Records from a data collection:
--

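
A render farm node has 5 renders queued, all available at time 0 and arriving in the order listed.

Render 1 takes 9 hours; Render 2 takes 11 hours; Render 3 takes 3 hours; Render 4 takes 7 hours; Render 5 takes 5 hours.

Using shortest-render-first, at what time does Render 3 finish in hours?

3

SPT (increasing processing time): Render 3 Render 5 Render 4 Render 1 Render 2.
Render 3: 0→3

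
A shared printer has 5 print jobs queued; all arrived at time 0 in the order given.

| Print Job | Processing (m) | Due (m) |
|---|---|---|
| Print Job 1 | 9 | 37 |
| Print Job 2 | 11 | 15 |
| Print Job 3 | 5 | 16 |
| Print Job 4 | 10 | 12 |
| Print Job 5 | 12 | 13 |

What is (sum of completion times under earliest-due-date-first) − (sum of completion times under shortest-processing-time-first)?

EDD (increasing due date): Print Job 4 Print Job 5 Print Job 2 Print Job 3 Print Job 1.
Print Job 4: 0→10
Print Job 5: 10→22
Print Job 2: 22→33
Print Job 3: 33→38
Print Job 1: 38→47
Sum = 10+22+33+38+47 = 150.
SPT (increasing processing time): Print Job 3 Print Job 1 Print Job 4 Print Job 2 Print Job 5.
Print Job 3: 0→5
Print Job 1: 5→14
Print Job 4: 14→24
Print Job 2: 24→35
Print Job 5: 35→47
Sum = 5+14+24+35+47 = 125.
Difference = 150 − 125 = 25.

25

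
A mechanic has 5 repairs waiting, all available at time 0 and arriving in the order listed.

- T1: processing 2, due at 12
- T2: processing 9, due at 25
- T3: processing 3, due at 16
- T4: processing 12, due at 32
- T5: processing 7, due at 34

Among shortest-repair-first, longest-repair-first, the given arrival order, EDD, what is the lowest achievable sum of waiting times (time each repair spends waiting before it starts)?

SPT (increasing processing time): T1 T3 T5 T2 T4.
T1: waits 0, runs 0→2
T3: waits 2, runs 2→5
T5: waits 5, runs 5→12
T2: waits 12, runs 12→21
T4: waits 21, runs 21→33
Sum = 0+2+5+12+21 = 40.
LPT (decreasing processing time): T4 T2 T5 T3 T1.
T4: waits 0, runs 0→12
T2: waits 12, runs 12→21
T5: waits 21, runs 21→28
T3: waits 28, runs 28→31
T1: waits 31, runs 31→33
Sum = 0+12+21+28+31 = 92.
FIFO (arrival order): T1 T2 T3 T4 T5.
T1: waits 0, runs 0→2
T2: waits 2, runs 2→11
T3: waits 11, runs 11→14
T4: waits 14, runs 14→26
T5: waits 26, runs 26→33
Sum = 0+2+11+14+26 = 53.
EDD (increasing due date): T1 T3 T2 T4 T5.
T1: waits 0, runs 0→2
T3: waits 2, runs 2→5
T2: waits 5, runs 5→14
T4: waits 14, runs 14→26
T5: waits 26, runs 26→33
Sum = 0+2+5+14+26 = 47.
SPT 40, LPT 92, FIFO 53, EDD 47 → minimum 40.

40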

--

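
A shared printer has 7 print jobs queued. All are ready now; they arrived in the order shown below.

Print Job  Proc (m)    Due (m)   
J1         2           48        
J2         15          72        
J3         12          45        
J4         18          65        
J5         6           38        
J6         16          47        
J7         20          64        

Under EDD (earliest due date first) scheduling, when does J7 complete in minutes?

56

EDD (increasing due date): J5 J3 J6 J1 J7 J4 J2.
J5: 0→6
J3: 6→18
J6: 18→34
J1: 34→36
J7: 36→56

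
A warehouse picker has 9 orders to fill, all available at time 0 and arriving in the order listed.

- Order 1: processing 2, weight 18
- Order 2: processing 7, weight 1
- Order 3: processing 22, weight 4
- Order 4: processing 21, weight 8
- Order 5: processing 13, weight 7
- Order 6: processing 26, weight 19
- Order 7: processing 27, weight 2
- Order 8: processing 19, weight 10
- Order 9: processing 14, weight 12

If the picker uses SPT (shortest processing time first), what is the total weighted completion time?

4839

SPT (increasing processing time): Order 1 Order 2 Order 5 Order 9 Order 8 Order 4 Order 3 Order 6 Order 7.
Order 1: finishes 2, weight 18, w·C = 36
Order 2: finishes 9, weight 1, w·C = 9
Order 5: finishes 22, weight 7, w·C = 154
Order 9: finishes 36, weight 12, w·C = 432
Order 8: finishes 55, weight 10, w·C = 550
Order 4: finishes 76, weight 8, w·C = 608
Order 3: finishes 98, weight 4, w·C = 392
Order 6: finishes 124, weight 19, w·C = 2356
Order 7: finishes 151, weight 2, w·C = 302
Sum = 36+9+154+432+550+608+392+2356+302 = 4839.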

--

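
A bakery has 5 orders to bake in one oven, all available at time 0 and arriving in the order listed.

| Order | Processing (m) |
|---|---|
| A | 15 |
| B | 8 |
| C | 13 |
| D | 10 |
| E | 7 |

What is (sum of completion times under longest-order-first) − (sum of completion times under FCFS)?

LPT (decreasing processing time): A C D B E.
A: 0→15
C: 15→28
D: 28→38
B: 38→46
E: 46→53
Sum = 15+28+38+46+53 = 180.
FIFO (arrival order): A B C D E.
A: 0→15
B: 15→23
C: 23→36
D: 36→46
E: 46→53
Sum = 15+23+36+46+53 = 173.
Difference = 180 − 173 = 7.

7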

--

> [Problem to solve]
Could you write out, exactly as they stand, only the lines above that begin at the line with "A mechanic has" and stop after the line with "- T5: processing 7, due at 34"?

> [Output of the task]
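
A mechanic has 5 repairs waiting, all available at time 0 and arriving in the order listed.

- T1: processing 2, due at 12
- T2: processing 9, due at 25
- T3: processing 3, due at 16
- T4: processing 12, due at 32
- T5: processing 7, due at 34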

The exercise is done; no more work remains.